● Task statement
Exactly the lines from the one with "What is the" to the end of the listing must be repeated, both ends included, with nothing added.

● Input material

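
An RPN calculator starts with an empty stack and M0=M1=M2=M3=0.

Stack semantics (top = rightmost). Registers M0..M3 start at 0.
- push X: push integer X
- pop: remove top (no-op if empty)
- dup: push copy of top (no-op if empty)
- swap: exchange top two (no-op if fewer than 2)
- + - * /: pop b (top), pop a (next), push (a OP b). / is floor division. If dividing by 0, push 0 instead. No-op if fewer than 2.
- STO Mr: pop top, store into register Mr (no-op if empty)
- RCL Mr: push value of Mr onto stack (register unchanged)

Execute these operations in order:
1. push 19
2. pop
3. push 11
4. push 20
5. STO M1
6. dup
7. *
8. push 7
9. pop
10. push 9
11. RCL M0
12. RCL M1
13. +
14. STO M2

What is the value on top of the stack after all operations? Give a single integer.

Answer: 9

Derivation:
After op 1 (push 19): stack=[19] mem=[0,0,0,0]
After op 2 (pop): stack=[empty] mem=[0,0,0,0]
After op 3 (push 11): stack=[11] mem=[0,0,0,0]
After op 4 (push 20): stack=[11,20] mem=[0,0,0,0]
After op 5 (STO M1): stack=[11] mem=[0,20,0,0]
After op 6 (dup): stack=[11,11] mem=[0,20,0,0]
After op 7 (*): stack=[121] mem=[0,20,0,0]
After op 8 (push 7): stack=[121,7] mem=[0,20,0,0]
After op 9 (pop): stack=[121] mem=[0,20,0,0]
After op 10 (push 9): stack=[121,9] mem=[0,20,0,0]
After op 11 (RCL M0): stack=[121,9,0] mem=[0,20,0,0]
After op 12 (RCL M1): stack=[121,9,0,20] mem=[0,20,0,0]
After op 13 (+): stack=[121,9,20] mem=[0,20,0,0]
After op 14 (STO M2): stack=[121,9] mem=[0,20,20,0]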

● Response area
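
What is the value on top of the stack after all operations? Give a single integer.

Answer: 9

Derivation:
After op 1 (push 19): stack=[19] mem=[0,0,0,0]
After op 2 (pop): stack=[empty] mem=[0,0,0,0]
After op 3 (push 11): stack=[11] mem=[0,0,0,0]
After op 4 (push 20): stack=[11,20] mem=[0,0,0,0]
After op 5 (STO M1): stack=[11] mem=[0,20,0,0]
After op 6 (dup): stack=[11,11] mem=[0,20,0,0]
After op 7 (*): stack=[121] mem=[0,20,0,0]
After op 8 (push 7): stack=[121,7] mem=[0,20,0,0]
After op 9 (pop): stack=[121] mem=[0,20,0,0]
After op 10 (push 9): stack=[121,9] mem=[0,20,0,0]
After op 11 (RCL M0): stack=[121,9,0] mem=[0,20,0,0]
After op 12 (RCL M1): stack=[121,9,0,20] mem=[0,20,0,0]
After op 13 (+): stack=[121,9,20] mem=[0,20,0,0]
After op 14 (STO M2): stack=[121,9] mem=[0,20,20,0]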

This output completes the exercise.